Data supplied:
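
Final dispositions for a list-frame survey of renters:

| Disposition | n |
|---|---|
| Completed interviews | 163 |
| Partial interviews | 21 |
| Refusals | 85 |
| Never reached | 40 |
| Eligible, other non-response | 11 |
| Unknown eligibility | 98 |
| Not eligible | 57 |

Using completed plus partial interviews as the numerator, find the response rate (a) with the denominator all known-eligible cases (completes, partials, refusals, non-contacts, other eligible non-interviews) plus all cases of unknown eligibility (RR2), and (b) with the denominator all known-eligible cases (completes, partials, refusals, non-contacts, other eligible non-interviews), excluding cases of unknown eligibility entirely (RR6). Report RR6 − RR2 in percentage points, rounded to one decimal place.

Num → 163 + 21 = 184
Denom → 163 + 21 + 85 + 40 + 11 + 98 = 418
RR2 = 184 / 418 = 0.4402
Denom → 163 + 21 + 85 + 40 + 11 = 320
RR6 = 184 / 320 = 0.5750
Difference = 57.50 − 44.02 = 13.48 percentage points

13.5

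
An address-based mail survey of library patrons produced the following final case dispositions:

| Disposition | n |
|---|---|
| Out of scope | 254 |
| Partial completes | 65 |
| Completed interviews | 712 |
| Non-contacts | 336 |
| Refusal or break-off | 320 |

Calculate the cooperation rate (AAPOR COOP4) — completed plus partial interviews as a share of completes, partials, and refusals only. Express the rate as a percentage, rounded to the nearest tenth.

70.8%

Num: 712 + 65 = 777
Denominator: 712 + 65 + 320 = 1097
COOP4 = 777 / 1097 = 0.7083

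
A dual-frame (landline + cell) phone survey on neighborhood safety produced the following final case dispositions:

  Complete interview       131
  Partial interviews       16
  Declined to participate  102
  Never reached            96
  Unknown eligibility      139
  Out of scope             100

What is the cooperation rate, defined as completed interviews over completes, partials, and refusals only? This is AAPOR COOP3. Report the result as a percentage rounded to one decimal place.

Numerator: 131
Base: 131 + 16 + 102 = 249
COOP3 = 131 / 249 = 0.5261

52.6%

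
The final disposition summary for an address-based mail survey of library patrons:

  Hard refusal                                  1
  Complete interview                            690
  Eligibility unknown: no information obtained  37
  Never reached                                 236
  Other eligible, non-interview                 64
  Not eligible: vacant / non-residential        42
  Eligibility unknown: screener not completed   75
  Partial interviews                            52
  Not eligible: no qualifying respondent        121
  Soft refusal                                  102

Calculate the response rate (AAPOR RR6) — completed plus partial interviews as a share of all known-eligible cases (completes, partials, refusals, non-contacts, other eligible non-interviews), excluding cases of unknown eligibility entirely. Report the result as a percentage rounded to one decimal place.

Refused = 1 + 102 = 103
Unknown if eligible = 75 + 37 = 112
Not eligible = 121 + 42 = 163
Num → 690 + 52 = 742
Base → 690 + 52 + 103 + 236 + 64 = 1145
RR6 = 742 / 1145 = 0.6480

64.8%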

...

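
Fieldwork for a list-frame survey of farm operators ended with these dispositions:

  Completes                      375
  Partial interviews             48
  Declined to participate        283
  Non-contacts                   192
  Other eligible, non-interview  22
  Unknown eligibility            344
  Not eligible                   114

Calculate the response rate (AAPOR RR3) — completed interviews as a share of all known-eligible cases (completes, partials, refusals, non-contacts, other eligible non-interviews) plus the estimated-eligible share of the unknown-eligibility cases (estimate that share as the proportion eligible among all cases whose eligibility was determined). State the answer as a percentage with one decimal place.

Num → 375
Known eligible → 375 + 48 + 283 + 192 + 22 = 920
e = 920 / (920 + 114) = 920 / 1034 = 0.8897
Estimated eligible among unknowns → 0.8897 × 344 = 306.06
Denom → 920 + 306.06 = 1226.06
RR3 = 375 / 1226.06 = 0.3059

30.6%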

Instructions to follow:
Show every line above in which the word "address" appears.

Task result:
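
An address-based mail survey of library patrons produced the following final case dispositions:
The final disposition summary for an address-based mail survey of library patrons: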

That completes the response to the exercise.